→ **Dataset entries**:

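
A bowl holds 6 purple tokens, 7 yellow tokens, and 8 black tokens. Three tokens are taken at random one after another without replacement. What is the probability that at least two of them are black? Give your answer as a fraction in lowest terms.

Sum the hypergeometric tail for j = 2,…,3 black tokens.
Favorable = C(8,2)·C(13,1) + C(8,3)·C(13,0) = 420; total = C(21,3) = 1330.
P = 420/1330 = 6/19 ≈ 0.3158.

6/19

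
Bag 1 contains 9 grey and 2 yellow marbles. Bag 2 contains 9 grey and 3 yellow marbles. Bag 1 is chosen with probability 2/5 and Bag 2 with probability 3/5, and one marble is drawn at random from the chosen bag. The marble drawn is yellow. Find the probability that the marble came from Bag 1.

P(yellow | Bag 1) = 2/11; P(yellow | Bag 2) = 1/4.
P(yellow) = 2/5·2/11 + 3/5·1/4 = 49/220.
By Bayes' rule, P(Bag 1 | yellow) = 4/55 / 49/220 = 16/49 ≈ 0.3265.

16/49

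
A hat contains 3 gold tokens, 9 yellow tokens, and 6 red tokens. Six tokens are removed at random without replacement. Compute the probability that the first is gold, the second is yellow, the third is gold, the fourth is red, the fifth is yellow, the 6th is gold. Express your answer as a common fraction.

Multiply the conditional probability of each draw in order, without replacement, so each draw removes one from its color and from the total.
P = (3/18) · (9/17) · (2/16) · (6/15) · (8/14) · (1/13) = 3/15470 ≈ 0.0002.

3/15470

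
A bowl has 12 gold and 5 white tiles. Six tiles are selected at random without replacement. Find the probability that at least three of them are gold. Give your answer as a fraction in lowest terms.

6017/6188

Sum the hypergeometric tail for j = 3,…,6 gold tiles.
Favorable = C(12,3)·C(5,3) + C(12,4)·C(5,2) + C(12,5)·C(5,1) + C(12,6)·C(5,0) = 12034; total = C(17,6) = 12376.
P = 12034/12376 = 6017/6188 ≈ 0.9724.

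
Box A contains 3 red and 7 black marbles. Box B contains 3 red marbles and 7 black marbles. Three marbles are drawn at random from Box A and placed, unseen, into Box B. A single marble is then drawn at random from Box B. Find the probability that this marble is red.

Condition on how many of the transferred marbles are red (from Box A: 3 red of 10; then Box B has 13 total).
  0 red: C(3,0)C(7,3)/C(10,3) = 7/24; then P = 3/13
  1 red: C(3,1)C(7,2)/C(10,3) = 21/40; then P = 4/13
  2 red: C(3,2)C(7,1)/C(10,3) = 7/40; then P = 5/13
  3 red: C(3,3)C(7,0)/C(10,3) = 1/120; then P = 6/13
P(red from Box B) = 3/10 ≈ 0.3000.

3/10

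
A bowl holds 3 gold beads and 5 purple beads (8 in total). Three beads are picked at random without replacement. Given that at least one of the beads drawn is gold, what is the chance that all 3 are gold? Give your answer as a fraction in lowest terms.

1/46

P(all 3 gold) = C(3,3)/C(8,3) = 1/56; P(at least one gold) = 1 − C(5,3)/C(8,3) = 23/28.
Since 'all 3 gold' ⊆ 'at least one gold', P(all 3 | at least one) = 1/56 / 23/28 = 1/46 ≈ 0.0217.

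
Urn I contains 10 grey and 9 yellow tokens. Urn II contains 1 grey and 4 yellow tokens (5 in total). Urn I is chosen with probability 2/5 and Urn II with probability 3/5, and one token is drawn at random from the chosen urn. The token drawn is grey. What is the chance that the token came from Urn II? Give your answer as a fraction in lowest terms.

57/157

P(grey | Urn I) = 10/19; P(grey | Urn II) = 1/5.
P(grey) = 2/5·10/19 + 3/5·1/5 = 157/475.
By Bayes' rule, P(Urn II | grey) = 3/25 / 157/475 = 57/157 ≈ 0.3631.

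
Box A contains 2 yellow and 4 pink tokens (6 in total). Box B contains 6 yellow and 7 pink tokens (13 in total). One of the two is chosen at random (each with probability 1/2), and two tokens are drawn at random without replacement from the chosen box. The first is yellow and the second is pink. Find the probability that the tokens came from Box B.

P(E | Box A) = 4/15; P(E | Box B) = 7/26.
P(E) = 1/2·4/15 + 1/2·7/26 = 209/780.
By Bayes' rule, P(Box B | E) = 7/52 / 209/780 = 105/209 ≈ 0.5024.

105/209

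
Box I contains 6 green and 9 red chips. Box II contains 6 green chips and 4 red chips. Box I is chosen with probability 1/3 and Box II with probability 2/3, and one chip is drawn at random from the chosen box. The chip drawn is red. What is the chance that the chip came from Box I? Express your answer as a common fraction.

3/7

P(red | Box I) = 3/5; P(red | Box II) = 2/5.
P(red) = 1/3·3/5 + 2/3·2/5 = 7/15.
By Bayes' rule, P(Box I | red) = 1/5 / 7/15 = 3/7 ≈ 0.4286.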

→ **Work to be completed**: Print all of the entries exactly as they are written.

→ **Solution for this problem**:
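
A bowl holds 6 purple tokens, 7 yellow tokens, and 8 black tokens. Three tokens are taken at random one after another without replacement. What is the probability that at least two of them are black? Give your answer as a fraction in lowest terms.

Sum the hypergeometric tail for j = 2,…,3 black tokens.
Favorable = C(8,2)·C(13,1) + C(8,3)·C(13,0) = 420; total = C(21,3) = 1330.
P = 420/1330 = 6/19 ≈ 0.3158.

6/19

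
Bag 1 contains 9 grey and 2 yellow marbles. Bag 2 contains 9 grey and 3 yellow marbles. Bag 1 is chosen with probability 2/5 and Bag 2 with probability 3/5, and one marble is drawn at random from the chosen bag. The marble drawn is yellow. Find the probability that the marble came from Bag 1.

P(yellow | Bag 1) = 2/11; P(yellow | Bag 2) = 1/4.
P(yellow) = 2/5·2/11 + 3/5·1/4 = 49/220.
By Bayes' rule, P(Bag 1 | yellow) = 4/55 / 49/220 = 16/49 ≈ 0.3265.

16/49

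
A hat contains 3 gold tokens, 9 yellow tokens, and 6 red tokens. Six tokens are removed at random without replacement. Compute the probability that the first is gold, the second is yellow, the third is gold, the fourth is red, the fifth is yellow, the 6th is gold. Express your answer as a common fraction.

Multiply the conditional probability of each draw in order, without replacement, so each draw removes one from its color and from the total.
P = (3/18) · (9/17) · (2/16) · (6/15) · (8/14) · (1/13) = 3/15470 ≈ 0.0002.

3/15470

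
A bowl has 12 gold and 5 white tiles. Six tiles are selected at random without replacement. Find the probability that at least three of them are gold. Give your answer as a fraction in lowest terms.

6017/6188

Sum the hypergeometric tail for j = 3,…,6 gold tiles.
Favorable = C(12,3)·C(5,3) + C(12,4)·C(5,2) + C(12,5)·C(5,1) + C(12,6)·C(5,0) = 12034; total = C(17,6) = 12376.
P = 12034/12376 = 6017/6188 ≈ 0.9724.

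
Box A contains 3 red and 7 black marbles. Box B contains 3 red marbles and 7 black marbles. Three marbles are drawn at random from Box A and placed, unseen, into Box B. A single marble is then drawn at random from Box B. Find the probability that this marble is red.

Condition on how many of the transferred marbles are red (from Box A: 3 red of 10; then Box B has 13 total).
  0 red: C(3,0)C(7,3)/C(10,3) = 7/24; then P = 3/13
  1 red: C(3,1)C(7,2)/C(10,3) = 21/40; then P = 4/13
  2 red: C(3,2)C(7,1)/C(10,3) = 7/40; then P = 5/13
  3 red: C(3,3)C(7,0)/C(10,3) = 1/120; then P = 6/13
P(red from Box B) = 3/10 ≈ 0.3000.

3/10

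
A bowl holds 3 gold beads and 5 purple beads (8 in total). Three beads are picked at random without replacement. Given that at least one of the beads drawn is gold, what is the chance that all 3 are gold? Give your answer as a fraction in lowest terms.

1/46

P(all 3 gold) = C(3,3)/C(8,3) = 1/56; P(at least one gold) = 1 − C(5,3)/C(8,3) = 23/28.
Since 'all 3 gold' ⊆ 'at least one gold', P(all 3 | at least one) = 1/56 / 23/28 = 1/46 ≈ 0.0217.

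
Urn I contains 10 grey and 9 yellow tokens. Urn II contains 1 grey and 4 yellow tokens (5 in total). Urn I is chosen with probability 2/5 and Urn II with probability 3/5, and one token is drawn at random from the chosen urn. The token drawn is grey. What is the chance that the token came from Urn II? Give your answer as a fraction in lowest terms.

57/157

P(grey | Urn I) = 10/19; P(grey | Urn II) = 1/5.
P(grey) = 2/5·10/19 + 3/5·1/5 = 157/475.
By Bayes' rule, P(Urn II | grey) = 3/25 / 157/475 = 57/157 ≈ 0.3631.

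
Box A contains 2 yellow and 4 pink tokens (6 in total). Box B contains 6 yellow and 7 pink tokens (13 in total). One of the two is chosen at random (each with probability 1/2), and two tokens are drawn at random without replacement from the chosen box. The first is yellow and the second is pink. Find the probability that the tokens came from Box B.

P(E | Box A) = 4/15; P(E | Box B) = 7/26.
P(E) = 1/2·4/15 + 1/2·7/26 = 209/780.
By Bayes' rule, P(Box B | E) = 7/52 / 209/780 = 105/209 ≈ 0.5024.

105/209

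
Box I contains 6 green and 9 red chips. Box II contains 6 green chips and 4 red chips. Box I is chosen with probability 1/3 and Box II with probability 2/3, and one chip is drawn at random from the chosen box. The chip drawn is red. What is the chance that the chip came from Box I? Express your answer as a common fraction.

3/7

P(red | Box I) = 3/5; P(red | Box II) = 2/5.
P(red) = 1/3·3/5 + 2/3·2/5 = 7/15.
By Bayes' rule, P(Box I | red) = 1/5 / 7/15 = 3/7 ≈ 0.4286.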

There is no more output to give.